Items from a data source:
________________________

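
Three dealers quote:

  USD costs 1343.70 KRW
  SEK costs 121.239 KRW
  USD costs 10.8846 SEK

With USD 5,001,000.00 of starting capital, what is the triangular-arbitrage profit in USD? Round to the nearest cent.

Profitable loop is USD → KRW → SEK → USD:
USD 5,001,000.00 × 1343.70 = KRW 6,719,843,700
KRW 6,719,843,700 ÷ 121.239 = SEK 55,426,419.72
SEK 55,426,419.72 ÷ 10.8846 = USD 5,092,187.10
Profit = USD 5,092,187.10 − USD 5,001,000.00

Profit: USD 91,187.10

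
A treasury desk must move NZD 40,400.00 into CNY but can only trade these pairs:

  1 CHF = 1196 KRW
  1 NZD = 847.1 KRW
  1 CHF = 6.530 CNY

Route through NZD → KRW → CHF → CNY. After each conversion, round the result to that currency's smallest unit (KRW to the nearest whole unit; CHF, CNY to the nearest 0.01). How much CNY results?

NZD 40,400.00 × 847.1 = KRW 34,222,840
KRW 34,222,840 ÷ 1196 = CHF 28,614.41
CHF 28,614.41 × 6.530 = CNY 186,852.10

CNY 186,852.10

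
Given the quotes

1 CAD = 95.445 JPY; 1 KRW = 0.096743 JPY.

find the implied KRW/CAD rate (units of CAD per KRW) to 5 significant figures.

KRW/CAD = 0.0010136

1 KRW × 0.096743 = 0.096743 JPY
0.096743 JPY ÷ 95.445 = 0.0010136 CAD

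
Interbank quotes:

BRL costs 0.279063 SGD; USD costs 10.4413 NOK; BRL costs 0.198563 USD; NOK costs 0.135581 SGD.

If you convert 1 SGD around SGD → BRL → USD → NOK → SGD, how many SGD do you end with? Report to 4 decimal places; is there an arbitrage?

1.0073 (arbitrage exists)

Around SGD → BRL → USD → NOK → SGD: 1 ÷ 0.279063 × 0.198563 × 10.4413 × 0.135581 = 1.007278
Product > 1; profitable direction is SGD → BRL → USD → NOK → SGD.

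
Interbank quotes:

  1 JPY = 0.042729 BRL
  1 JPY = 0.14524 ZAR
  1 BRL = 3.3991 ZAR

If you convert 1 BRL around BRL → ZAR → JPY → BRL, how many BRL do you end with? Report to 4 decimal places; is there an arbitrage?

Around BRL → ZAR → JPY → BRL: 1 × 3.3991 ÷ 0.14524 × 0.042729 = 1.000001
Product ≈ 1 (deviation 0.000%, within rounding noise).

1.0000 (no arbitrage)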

________________________

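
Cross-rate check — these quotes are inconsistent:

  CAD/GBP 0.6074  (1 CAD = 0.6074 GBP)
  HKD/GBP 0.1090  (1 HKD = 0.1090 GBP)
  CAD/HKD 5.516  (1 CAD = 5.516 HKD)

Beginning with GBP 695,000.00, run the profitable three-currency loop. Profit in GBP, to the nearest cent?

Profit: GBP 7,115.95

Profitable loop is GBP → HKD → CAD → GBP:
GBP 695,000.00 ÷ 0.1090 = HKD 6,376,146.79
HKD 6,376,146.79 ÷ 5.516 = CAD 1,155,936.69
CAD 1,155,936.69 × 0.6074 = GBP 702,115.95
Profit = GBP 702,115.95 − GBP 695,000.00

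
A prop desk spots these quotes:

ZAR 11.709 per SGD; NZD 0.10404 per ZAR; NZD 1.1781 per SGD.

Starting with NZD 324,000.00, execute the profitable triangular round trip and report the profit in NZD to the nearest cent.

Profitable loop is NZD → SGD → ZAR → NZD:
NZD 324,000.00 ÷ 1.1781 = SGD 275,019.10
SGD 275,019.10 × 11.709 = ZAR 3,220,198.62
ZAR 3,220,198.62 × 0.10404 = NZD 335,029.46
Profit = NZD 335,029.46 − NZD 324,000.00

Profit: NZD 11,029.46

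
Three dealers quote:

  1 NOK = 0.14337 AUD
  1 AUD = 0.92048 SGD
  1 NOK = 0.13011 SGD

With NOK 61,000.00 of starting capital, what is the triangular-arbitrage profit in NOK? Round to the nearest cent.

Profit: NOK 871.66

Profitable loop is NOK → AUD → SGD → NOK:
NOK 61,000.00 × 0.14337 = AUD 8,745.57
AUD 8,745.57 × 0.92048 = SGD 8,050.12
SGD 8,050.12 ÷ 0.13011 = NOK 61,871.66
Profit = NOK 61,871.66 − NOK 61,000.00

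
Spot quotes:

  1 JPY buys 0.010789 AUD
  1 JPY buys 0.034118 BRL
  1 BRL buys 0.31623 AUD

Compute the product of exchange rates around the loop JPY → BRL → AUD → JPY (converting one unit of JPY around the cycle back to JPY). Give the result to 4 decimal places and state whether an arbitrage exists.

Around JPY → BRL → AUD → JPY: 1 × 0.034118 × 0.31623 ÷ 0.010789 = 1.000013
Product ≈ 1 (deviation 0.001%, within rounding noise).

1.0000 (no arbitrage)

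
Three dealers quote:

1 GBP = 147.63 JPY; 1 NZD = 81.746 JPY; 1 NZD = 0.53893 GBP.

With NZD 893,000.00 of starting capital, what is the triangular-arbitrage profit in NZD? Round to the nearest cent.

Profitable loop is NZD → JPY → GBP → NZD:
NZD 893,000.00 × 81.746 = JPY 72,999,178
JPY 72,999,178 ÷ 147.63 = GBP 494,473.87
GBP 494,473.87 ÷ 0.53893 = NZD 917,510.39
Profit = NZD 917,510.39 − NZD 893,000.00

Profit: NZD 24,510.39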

________________________

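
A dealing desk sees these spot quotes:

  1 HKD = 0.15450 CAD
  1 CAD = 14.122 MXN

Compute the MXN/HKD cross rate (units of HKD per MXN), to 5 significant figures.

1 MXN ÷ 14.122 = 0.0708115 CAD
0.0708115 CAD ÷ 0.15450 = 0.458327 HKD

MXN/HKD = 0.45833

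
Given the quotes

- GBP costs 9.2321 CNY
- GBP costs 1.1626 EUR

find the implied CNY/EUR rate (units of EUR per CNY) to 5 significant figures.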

________________________

▶ WORK INSTRUCTIONS
Take exactly the lines from the one containing "CAD = 0.6074 GBP)" through the one containing "1 BRL buys 0.31623 AUD" in the data above, and output them with nothing added.

▶ SOLUTION TO THIS EXERCISE
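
  CAD/GBP 0.6074  (1 CAD = 0.6074 GBP)
  HKD/GBP 0.1090  (1 HKD = 0.1090 GBP)
  CAD/HKD 5.516  (1 CAD = 5.516 HKD)

Beginning with GBP 695,000.00, run the profitable three-currency loop. Profit in GBP, to the nearest cent?

Profit: GBP 7,115.95

Profitable loop is GBP → HKD → CAD → GBP:
GBP 695,000.00 ÷ 0.1090 = HKD 6,376,146.79
HKD 6,376,146.79 ÷ 5.516 = CAD 1,155,936.69
CAD 1,155,936.69 × 0.6074 = GBP 702,115.95
Profit = GBP 702,115.95 − GBP 695,000.00

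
A prop desk spots these quotes:

ZAR 11.709 per SGD; NZD 0.10404 per ZAR; NZD 1.1781 per SGD.

Starting with NZD 324,000.00, execute the profitable triangular round trip and report the profit in NZD to the nearest cent.

Profitable loop is NZD → SGD → ZAR → NZD:
NZD 324,000.00 ÷ 1.1781 = SGD 275,019.10
SGD 275,019.10 × 11.709 = ZAR 3,220,198.62
ZAR 3,220,198.62 × 0.10404 = NZD 335,029.46
Profit = NZD 335,029.46 − NZD 324,000.00

Profit: NZD 11,029.46

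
Three dealers quote:

  1 NOK = 0.14337 AUD
  1 AUD = 0.92048 SGD
  1 NOK = 0.13011 SGD

With NOK 61,000.00 of starting capital, what is the triangular-arbitrage profit in NOK? Round to the nearest cent.

Profit: NOK 871.66

Profitable loop is NOK → AUD → SGD → NOK:
NOK 61,000.00 × 0.14337 = AUD 8,745.57
AUD 8,745.57 × 0.92048 = SGD 8,050.12
SGD 8,050.12 ÷ 0.13011 = NOK 61,871.66
Profit = NOK 61,871.66 − NOK 61,000.00

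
Spot quotes:

  1 JPY buys 0.010789 AUD
  1 JPY buys 0.034118 BRL
  1 BRL buys 0.31623 AUD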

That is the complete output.